▸ **EXERCISE GOAL**: In full and without alteration, reproduce every record.

[Dataset records]
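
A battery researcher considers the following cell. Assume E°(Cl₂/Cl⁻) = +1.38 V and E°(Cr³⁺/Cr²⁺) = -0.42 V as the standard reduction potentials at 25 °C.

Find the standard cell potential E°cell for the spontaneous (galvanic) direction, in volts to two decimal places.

+1.80 V

The Cl₂/Cl⁻ couple has the higher reduction potential, so it is the cathode; Cr³⁺/Cr²⁺ is oxidised at the anode.
E°cell = E°(cathode) − E°(anode) = (+1.38) − (-0.42) = +1.80 V.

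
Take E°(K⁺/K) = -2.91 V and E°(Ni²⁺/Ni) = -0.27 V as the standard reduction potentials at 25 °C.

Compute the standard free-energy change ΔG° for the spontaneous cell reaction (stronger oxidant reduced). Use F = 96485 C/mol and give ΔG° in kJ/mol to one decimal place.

-509.4 kJ/mol

Ni²⁺/Ni (E° = -0.27 V) is the cathode; K⁺/K (E° = -2.91 V) is the anode, so E°cell = +2.64 V.
Balancing electrons gives n = 2 (lcm of 2 and 1).
ΔG° = −nFE° = −(2)(96485)(+2.64) = -509,441 J = -509.4 kJ/mol.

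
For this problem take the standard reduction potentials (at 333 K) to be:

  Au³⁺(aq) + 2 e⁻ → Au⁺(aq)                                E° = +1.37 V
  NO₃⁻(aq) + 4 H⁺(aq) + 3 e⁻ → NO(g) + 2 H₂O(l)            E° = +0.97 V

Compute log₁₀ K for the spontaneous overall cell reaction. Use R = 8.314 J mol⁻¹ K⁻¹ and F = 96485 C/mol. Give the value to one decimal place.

36.3

Cathode: Au³⁺/Au⁺; anode: NO₃⁻/NO. E°cell = (+1.37) − (+0.97) = +0.40 V, with n = 6.
ΔG° = −nFE° = −RT ln K, so ln K = nFE°/(RT) = (6)(96485)(+0.40) / ((8.314)(333)) = 83.641.
log₁₀ K = 83.641 / ln 10 = 36.3.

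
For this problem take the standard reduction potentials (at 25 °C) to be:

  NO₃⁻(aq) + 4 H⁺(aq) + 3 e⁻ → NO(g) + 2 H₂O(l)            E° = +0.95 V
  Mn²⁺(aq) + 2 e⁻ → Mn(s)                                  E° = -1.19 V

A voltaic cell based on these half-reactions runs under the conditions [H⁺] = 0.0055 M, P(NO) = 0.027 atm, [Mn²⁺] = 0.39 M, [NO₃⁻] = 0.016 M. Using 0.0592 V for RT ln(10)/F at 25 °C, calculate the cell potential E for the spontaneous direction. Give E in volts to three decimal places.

NO₃⁻/NO is the cathode (higher E°), Mn²⁺/Mn the anode: E°cell = +0.95 − (-1.19) = +2.14 V, n = 6.
Overall: 2 NO₃⁻(aq) + 8 H⁺(aq) + 3 Mn(s) → 2 NO(g) + 4 H₂O(l) + 3 Mn²⁺(aq)
Q = P(NO)^2·[Mn²⁺]^3 / ([NO₃⁻]^2·[H⁺]^8); log Q = 17.305.
E = E° − (0.0592/n) log Q = +2.14 − (0.0592/6)(17.305) = +1.969 V.

+1.969 V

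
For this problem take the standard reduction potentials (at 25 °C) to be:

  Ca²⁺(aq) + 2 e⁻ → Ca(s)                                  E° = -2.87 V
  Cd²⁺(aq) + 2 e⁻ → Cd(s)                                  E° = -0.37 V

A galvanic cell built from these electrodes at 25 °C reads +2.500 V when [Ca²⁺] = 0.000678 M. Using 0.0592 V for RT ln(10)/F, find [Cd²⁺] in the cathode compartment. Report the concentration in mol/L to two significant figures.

Cd²⁺/Cd is the cathode, Ca²⁺/Ca the anode: E°cell = +2.50 V, n = 2.
Overall reaction: Cd²⁺(aq) + Ca(s) → Cd(s) + Ca²⁺(aq); Q = [Ca²⁺]^1/[Cd²⁺]^1.
From E = E° − (0.0592/n) log Q: log Q = (E° − E)·n/0.0592 = (+2.50 − (+2.500))·2/0.0592 = 0.0000.
So 1·log[Cd²⁺] = 1·log(0.000678) − log Q = -3.1688 − (0.0000) = -3.1688; [Cd²⁺] = 10^(-3.1688) ≈ 0.00068 M.

0.00068 M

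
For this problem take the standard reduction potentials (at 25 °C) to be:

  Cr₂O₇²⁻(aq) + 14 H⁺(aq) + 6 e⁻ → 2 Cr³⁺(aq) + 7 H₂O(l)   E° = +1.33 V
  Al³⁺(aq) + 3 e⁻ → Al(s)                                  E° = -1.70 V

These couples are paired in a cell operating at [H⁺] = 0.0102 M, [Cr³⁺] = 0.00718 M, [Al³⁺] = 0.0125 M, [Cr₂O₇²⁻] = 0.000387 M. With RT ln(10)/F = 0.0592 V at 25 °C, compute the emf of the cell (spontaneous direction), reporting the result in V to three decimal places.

+2.801 V

Cr₂O₇²⁻/Cr³⁺ is the cathode (higher E°), Al³⁺/Al the anode: E°cell = +1.33 − (-1.70) = +3.03 V, n = 6.
Overall: Cr₂O₇²⁻(aq) + 14 H⁺(aq) + 2 Al(s) → 2 Cr³⁺(aq) + 7 H₂O(l) + 2 Al³⁺(aq)
Q = [Cr³⁺]^2·[Al³⁺]^2 / ([Cr₂O₇²⁻]·[H⁺]^14); log Q = 23.198.
E = E° − (0.0592/n) log Q = +3.03 − (0.0592/6)(23.198) = +2.801 V.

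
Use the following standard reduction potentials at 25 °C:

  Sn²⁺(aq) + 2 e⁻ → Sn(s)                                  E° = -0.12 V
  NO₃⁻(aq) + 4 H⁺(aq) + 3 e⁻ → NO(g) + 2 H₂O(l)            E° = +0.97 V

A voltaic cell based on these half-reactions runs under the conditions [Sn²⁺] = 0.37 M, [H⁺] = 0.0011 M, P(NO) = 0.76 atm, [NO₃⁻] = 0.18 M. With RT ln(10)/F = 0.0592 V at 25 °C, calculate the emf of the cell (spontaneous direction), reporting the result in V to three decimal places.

+0.857 V

NO₃⁻/NO is the cathode (higher E°), Sn²⁺/Sn the anode: E°cell = +0.97 − (-0.12) = +1.09 V, n = 6.
Overall: 2 NO₃⁻(aq) + 8 H⁺(aq) + 3 Sn(s) → 2 NO(g) + 4 H₂O(l) + 3 Sn²⁺(aq)
Q = P(NO)^2·[Sn²⁺]^3 / ([NO₃⁻]^2·[H⁺]^8); log Q = 23.625.
E = E° − (0.0592/n) log Q = +1.09 − (0.0592/6)(23.625) = +0.857 V.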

▸ **WRITTEN SOLUTION**:
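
A battery researcher considers the following cell. Assume E°(Cl₂/Cl⁻) = +1.38 V and E°(Cr³⁺/Cr²⁺) = -0.42 V as the standard reduction potentials at 25 °C.

Find the standard cell potential E°cell for the spontaneous (galvanic) direction, in volts to two decimal places.

+1.80 V

The Cl₂/Cl⁻ couple has the higher reduction potential, so it is the cathode; Cr³⁺/Cr²⁺ is oxidised at the anode.
E°cell = E°(cathode) − E°(anode) = (+1.38) − (-0.42) = +1.80 V.

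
Take E°(K⁺/K) = -2.91 V and E°(Ni²⁺/Ni) = -0.27 V as the standard reduction potentials at 25 °C.

Compute the standard free-energy change ΔG° for the spontaneous cell reaction (stronger oxidant reduced). Use F = 96485 C/mol and give ΔG° in kJ/mol to one decimal place.

-509.4 kJ/mol

Ni²⁺/Ni (E° = -0.27 V) is the cathode; K⁺/K (E° = -2.91 V) is the anode, so E°cell = +2.64 V.
Balancing electrons gives n = 2 (lcm of 2 and 1).
ΔG° = −nFE° = −(2)(96485)(+2.64) = -509,441 J = -509.4 kJ/mol.

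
For this problem take the standard reduction potentials (at 333 K) to be:

  Au³⁺(aq) + 2 e⁻ → Au⁺(aq)                                E° = +1.37 V
  NO₃⁻(aq) + 4 H⁺(aq) + 3 e⁻ → NO(g) + 2 H₂O(l)            E° = +0.97 V

Compute log₁₀ K for the spontaneous overall cell reaction. Use R = 8.314 J mol⁻¹ K⁻¹ and F = 96485 C/mol. Give the value to one decimal place.

36.3

Cathode: Au³⁺/Au⁺; anode: NO₃⁻/NO. E°cell = (+1.37) − (+0.97) = +0.40 V, with n = 6.
ΔG° = −nFE° = −RT ln K, so ln K = nFE°/(RT) = (6)(96485)(+0.40) / ((8.314)(333)) = 83.641.
log₁₀ K = 83.641 / ln 10 = 36.3.

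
For this problem take the standard reduction potentials (at 25 °C) to be:

  NO₃⁻(aq) + 4 H⁺(aq) + 3 e⁻ → NO(g) + 2 H₂O(l)            E° = +0.95 V
  Mn²⁺(aq) + 2 e⁻ → Mn(s)                                  E° = -1.19 V

A voltaic cell based on these half-reactions runs under the conditions [H⁺] = 0.0055 M, P(NO) = 0.027 atm, [Mn²⁺] = 0.39 M, [NO₃⁻] = 0.016 M. Using 0.0592 V for RT ln(10)/F at 25 °C, calculate the cell potential E for the spontaneous direction. Give E in volts to three decimal places.

NO₃⁻/NO is the cathode (higher E°), Mn²⁺/Mn the anode: E°cell = +0.95 − (-1.19) = +2.14 V, n = 6.
Overall: 2 NO₃⁻(aq) + 8 H⁺(aq) + 3 Mn(s) → 2 NO(g) + 4 H₂O(l) + 3 Mn²⁺(aq)
Q = P(NO)^2·[Mn²⁺]^3 / ([NO₃⁻]^2·[H⁺]^8); log Q = 17.305.
E = E° − (0.0592/n) log Q = +2.14 − (0.0592/6)(17.305) = +1.969 V.

+1.969 V

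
For this problem take the standard reduction potentials (at 25 °C) to be:

  Ca²⁺(aq) + 2 e⁻ → Ca(s)                                  E° = -2.87 V
  Cd²⁺(aq) + 2 e⁻ → Cd(s)                                  E° = -0.37 V

A galvanic cell built from these electrodes at 25 °C reads +2.500 V when [Ca²⁺] = 0.000678 M. Using 0.0592 V for RT ln(10)/F, find [Cd²⁺] in the cathode compartment. Report the concentration in mol/L to two significant figures.

Cd²⁺/Cd is the cathode, Ca²⁺/Ca the anode: E°cell = +2.50 V, n = 2.
Overall reaction: Cd²⁺(aq) + Ca(s) → Cd(s) + Ca²⁺(aq); Q = [Ca²⁺]^1/[Cd²⁺]^1.
From E = E° − (0.0592/n) log Q: log Q = (E° − E)·n/0.0592 = (+2.50 − (+2.500))·2/0.0592 = 0.0000.
So 1·log[Cd²⁺] = 1·log(0.000678) − log Q = -3.1688 − (0.0000) = -3.1688; [Cd²⁺] = 10^(-3.1688) ≈ 0.00068 M.

0.00068 M

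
For this problem take the standard reduction potentials (at 25 °C) to be:

  Cr₂O₇²⁻(aq) + 14 H⁺(aq) + 6 e⁻ → 2 Cr³⁺(aq) + 7 H₂O(l)   E° = +1.33 V
  Al³⁺(aq) + 3 e⁻ → Al(s)                                  E° = -1.70 V

These couples are paired in a cell operating at [H⁺] = 0.0102 M, [Cr³⁺] = 0.00718 M, [Al³⁺] = 0.0125 M, [Cr₂O₇²⁻] = 0.000387 M. With RT ln(10)/F = 0.0592 V at 25 °C, compute the emf of the cell (spontaneous direction), reporting the result in V to three decimal places.

+2.801 V

Cr₂O₇²⁻/Cr³⁺ is the cathode (higher E°), Al³⁺/Al the anode: E°cell = +1.33 − (-1.70) = +3.03 V, n = 6.
Overall: Cr₂O₇²⁻(aq) + 14 H⁺(aq) + 2 Al(s) → 2 Cr³⁺(aq) + 7 H₂O(l) + 2 Al³⁺(aq)
Q = [Cr³⁺]^2·[Al³⁺]^2 / ([Cr₂O₇²⁻]·[H⁺]^14); log Q = 23.198.
E = E° − (0.0592/n) log Q = +3.03 − (0.0592/6)(23.198) = +2.801 V.

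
Use the following standard reduction potentials at 25 °C:

  Sn²⁺(aq) + 2 e⁻ → Sn(s)                                  E° = -0.12 V
  NO₃⁻(aq) + 4 H⁺(aq) + 3 e⁻ → NO(g) + 2 H₂O(l)            E° = +0.97 V

A voltaic cell based on these half-reactions runs under the conditions [Sn²⁺] = 0.37 M, [H⁺] = 0.0011 M, P(NO) = 0.76 atm, [NO₃⁻] = 0.18 M. With RT ln(10)/F = 0.0592 V at 25 °C, calculate the emf of the cell (spontaneous direction), reporting the result in V to three decimal places.

+0.857 V

NO₃⁻/NO is the cathode (higher E°), Sn²⁺/Sn the anode: E°cell = +0.97 − (-0.12) = +1.09 V, n = 6.
Overall: 2 NO₃⁻(aq) + 8 H⁺(aq) + 3 Sn(s) → 2 NO(g) + 4 H₂O(l) + 3 Sn²⁺(aq)
Q = P(NO)^2·[Sn²⁺]^3 / ([NO₃⁻]^2·[H⁺]^8); log Q = 23.625.
E = E° − (0.0592/n) log Q = +1.09 − (0.0592/6)(23.625) = +0.857 V.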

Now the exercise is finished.